Work request =
In the material below, some lines carry "volatility". Copy each such line.

Entries shown =
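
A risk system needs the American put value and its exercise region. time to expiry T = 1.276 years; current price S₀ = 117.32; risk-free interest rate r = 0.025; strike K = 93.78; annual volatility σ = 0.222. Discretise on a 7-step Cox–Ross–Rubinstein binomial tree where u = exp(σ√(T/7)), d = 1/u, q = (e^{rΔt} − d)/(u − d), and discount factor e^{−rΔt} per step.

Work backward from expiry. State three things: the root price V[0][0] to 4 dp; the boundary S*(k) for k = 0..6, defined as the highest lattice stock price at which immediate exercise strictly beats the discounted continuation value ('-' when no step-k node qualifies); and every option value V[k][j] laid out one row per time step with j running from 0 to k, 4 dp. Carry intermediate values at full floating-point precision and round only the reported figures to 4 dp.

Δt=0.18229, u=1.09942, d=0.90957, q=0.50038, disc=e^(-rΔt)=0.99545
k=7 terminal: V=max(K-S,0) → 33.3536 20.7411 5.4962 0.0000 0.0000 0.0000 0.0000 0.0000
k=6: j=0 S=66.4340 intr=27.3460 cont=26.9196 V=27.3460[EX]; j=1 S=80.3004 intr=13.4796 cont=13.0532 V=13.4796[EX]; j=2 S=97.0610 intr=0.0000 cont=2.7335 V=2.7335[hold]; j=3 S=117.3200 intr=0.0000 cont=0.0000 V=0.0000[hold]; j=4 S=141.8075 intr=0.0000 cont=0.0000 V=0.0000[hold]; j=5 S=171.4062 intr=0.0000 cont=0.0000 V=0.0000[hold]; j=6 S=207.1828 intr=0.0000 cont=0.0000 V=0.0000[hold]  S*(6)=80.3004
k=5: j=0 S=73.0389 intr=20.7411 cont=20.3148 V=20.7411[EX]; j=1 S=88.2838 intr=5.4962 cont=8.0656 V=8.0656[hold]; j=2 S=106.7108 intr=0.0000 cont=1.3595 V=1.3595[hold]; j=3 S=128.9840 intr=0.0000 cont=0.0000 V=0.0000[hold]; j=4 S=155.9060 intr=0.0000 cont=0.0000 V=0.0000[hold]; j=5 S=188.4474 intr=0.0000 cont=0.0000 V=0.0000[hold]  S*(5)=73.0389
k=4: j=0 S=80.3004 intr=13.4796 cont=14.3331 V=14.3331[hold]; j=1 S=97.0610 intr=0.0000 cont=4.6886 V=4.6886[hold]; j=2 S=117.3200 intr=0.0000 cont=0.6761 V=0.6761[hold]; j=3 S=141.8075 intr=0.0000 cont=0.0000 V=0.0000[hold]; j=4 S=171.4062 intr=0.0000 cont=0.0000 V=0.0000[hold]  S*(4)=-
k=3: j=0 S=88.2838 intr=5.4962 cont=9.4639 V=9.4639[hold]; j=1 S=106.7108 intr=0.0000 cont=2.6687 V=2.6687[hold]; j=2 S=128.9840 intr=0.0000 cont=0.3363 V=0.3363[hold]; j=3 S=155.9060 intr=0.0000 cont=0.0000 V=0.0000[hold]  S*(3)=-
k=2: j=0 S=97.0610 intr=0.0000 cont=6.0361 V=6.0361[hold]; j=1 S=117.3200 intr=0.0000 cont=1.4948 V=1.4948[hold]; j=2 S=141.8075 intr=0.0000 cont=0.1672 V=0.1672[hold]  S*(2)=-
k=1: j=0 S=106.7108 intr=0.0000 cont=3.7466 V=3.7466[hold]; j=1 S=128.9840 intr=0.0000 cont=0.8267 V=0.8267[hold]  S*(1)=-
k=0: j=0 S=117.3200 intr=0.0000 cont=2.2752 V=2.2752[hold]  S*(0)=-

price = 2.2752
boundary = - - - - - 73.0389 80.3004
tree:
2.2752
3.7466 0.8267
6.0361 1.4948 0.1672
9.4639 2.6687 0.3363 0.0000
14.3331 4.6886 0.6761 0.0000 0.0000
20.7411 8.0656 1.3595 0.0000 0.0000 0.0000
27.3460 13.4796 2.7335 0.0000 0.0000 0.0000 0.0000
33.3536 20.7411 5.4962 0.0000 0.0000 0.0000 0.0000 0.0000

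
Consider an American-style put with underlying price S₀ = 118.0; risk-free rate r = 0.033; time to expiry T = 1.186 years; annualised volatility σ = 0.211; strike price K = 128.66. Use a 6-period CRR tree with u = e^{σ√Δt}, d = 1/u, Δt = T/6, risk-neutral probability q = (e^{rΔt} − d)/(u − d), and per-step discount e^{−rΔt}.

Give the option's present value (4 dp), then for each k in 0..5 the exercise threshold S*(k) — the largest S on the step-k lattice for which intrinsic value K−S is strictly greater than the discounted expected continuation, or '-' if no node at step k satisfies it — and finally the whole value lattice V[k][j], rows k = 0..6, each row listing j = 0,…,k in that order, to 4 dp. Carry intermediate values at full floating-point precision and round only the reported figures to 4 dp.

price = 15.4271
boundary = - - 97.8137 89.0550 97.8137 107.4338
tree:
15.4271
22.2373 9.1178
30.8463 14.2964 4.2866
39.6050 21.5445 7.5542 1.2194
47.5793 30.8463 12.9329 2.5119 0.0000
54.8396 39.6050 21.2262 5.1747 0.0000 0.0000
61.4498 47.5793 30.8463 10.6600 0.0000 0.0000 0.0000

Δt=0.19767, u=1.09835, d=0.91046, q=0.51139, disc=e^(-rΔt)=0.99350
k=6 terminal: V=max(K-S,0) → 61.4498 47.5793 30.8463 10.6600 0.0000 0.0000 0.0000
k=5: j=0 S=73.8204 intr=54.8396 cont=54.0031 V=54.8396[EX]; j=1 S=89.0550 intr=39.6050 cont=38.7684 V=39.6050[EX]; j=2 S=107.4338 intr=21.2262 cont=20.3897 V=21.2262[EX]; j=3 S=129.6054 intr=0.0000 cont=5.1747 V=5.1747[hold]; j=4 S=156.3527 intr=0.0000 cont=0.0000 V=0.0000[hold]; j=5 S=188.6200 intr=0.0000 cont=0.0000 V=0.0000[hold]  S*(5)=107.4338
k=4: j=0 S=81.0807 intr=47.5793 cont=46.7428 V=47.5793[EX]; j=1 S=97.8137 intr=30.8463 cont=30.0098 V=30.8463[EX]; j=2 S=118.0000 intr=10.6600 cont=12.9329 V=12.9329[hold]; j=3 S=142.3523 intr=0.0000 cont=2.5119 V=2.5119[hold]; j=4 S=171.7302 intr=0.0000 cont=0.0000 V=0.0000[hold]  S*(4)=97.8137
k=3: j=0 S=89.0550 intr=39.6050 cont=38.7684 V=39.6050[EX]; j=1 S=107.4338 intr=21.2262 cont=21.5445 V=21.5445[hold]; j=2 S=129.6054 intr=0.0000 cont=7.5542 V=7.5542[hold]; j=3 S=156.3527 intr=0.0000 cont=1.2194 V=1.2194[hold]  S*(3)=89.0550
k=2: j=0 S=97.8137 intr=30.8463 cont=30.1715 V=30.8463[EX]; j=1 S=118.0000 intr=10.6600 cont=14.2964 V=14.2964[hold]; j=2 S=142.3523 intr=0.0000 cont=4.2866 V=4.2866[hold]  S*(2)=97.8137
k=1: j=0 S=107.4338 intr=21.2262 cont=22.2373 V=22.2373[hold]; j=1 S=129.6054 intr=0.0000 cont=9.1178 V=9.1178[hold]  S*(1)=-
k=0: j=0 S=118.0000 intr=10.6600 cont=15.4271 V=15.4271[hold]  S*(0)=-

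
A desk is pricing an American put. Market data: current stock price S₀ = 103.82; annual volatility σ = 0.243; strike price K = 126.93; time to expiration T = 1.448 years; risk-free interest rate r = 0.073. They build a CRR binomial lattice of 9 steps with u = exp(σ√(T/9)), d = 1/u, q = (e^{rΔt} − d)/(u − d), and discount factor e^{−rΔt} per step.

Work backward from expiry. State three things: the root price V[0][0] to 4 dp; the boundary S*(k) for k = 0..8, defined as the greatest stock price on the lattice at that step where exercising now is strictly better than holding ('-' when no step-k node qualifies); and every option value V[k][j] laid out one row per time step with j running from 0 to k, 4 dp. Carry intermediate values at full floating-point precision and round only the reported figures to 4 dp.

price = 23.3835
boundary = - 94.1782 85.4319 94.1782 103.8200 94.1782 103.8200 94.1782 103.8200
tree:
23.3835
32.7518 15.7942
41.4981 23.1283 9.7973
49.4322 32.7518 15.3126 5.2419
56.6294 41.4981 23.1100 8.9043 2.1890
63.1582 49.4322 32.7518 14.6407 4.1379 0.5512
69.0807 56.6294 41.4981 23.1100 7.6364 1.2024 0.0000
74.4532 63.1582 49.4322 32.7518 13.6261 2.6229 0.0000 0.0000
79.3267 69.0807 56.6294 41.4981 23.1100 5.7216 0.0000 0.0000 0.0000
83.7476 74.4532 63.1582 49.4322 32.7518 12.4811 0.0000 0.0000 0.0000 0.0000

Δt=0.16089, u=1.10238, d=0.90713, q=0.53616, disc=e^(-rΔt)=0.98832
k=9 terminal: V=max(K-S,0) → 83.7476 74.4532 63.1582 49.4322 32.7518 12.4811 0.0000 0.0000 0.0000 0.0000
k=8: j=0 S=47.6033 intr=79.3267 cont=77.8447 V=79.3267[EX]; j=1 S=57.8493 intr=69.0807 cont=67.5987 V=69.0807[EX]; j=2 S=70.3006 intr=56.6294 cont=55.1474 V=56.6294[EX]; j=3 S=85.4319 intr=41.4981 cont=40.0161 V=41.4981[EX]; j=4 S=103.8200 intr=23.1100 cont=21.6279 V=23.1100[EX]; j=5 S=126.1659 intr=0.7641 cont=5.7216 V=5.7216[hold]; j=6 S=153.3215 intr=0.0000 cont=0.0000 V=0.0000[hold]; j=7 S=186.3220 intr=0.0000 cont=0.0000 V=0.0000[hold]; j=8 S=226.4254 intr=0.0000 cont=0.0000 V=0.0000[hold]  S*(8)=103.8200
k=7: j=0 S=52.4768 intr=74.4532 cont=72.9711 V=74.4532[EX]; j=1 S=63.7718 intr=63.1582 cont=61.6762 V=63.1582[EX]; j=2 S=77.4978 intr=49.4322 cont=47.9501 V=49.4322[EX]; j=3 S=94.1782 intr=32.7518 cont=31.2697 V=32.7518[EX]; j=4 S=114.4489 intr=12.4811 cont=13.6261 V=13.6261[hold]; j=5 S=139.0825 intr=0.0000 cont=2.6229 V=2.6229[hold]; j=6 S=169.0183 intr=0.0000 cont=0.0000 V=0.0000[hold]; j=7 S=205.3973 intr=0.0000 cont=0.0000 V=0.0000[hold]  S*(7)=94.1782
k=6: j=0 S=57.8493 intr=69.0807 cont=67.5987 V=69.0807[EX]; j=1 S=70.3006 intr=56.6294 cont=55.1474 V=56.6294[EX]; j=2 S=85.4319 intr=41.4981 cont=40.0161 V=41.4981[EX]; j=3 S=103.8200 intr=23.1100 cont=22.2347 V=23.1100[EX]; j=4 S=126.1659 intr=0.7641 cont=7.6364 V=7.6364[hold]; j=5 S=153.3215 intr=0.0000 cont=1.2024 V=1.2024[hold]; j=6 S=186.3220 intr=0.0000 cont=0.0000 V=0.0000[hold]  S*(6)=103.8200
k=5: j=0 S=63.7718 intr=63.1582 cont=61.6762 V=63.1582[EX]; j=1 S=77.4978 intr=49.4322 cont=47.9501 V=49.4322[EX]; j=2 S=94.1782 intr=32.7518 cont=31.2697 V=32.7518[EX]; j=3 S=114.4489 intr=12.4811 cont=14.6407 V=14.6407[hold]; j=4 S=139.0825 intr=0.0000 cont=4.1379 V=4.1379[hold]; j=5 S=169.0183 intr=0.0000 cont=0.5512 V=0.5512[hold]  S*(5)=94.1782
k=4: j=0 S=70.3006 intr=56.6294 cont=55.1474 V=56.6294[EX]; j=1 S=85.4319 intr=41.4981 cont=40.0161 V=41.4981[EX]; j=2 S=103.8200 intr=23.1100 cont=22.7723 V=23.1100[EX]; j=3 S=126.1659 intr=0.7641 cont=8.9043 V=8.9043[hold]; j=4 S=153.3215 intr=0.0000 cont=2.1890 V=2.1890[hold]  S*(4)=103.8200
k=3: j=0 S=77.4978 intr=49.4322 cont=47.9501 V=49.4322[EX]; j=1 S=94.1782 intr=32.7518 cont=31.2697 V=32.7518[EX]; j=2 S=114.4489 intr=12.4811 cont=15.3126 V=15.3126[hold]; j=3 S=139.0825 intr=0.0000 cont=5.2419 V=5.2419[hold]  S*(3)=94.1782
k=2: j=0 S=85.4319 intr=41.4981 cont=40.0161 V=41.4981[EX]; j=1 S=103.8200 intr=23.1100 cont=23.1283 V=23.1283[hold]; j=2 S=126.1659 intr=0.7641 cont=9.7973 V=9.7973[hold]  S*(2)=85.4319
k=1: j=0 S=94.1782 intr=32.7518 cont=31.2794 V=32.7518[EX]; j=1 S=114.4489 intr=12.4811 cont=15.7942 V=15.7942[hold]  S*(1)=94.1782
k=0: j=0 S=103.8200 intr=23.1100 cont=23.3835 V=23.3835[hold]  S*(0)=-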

Task output =
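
A risk system needs the American put value and its exercise region. time to expiry T = 1.276 years; current price S₀ = 117.32; risk-free interest rate r = 0.025; strike K = 93.78; annual volatility σ = 0.222. Discretise on a 7-step Cox–Ross–Rubinstein binomial tree where u = exp(σ√(T/7)), d = 1/u, q = (e^{rΔt} − d)/(u − d), and discount factor e^{−rΔt} per step.
Consider an American-style put with underlying price S₀ = 118.0; risk-free rate r = 0.033; time to expiry T = 1.186 years; annualised volatility σ = 0.211; strike price K = 128.66. Use a 6-period CRR tree with u = e^{σ√Δt}, d = 1/u, Δt = T/6, risk-neutral probability q = (e^{rΔt} − d)/(u − d), and per-step discount e^{−rΔt}.
A desk is pricing an American put. Market data: current stock price S₀ = 103.82; annual volatility σ = 0.243; strike price K = 126.93; time to expiration T = 1.448 years; risk-free interest rate r = 0.073. They build a CRR binomial lattice of 9 steps with u = exp(σ√(T/9)), d = 1/u, q = (e^{rΔt} − d)/(u − d), and discount factor e^{−rΔt} per step.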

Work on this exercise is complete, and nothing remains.